--- Data extract ---
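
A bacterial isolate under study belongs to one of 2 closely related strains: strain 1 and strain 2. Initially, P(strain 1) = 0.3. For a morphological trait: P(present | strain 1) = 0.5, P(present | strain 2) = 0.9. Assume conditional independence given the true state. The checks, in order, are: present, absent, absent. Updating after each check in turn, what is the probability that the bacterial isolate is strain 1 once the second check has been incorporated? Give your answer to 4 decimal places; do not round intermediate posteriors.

0.5435

Each posterior becomes the prior for the next update.
After 'present': P(strain 1) = 0.5·0.3000 / (0.5·0.3000 + 0.9·0.7000) ≈ 0.1923
After 'absent': P(strain 1) = 0.5·0.1923 / (0.5·0.1923 + 0.1·0.8077) ≈ 0.5435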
---
Task
In this exercise, reproduce each line above exactly.

Answer to the problem
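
A bacterial isolate under study belongs to one of 2 closely related strains: strain 1 and strain 2. Initially, P(strain 1) = 0.3. For a morphological trait: P(present | strain 1) = 0.5, P(present | strain 2) = 0.9. Assume conditional independence given the true state. The checks, in order, are: present, absent, absent. Updating after each check in turn, what is the probability that the bacterial isolate is strain 1 once the second check has been incorporated? Give your answer to 4 decimal places; do not round intermediate posteriors.

0.5435

Each posterior becomes the prior for the next update.
After 'present': P(strain 1) = 0.5·0.3000 / (0.5·0.3000 + 0.9·0.7000) ≈ 0.1923
After 'absent': P(strain 1) = 0.5·0.1923 / (0.5·0.1923 + 0.1·0.8077) ≈ 0.5435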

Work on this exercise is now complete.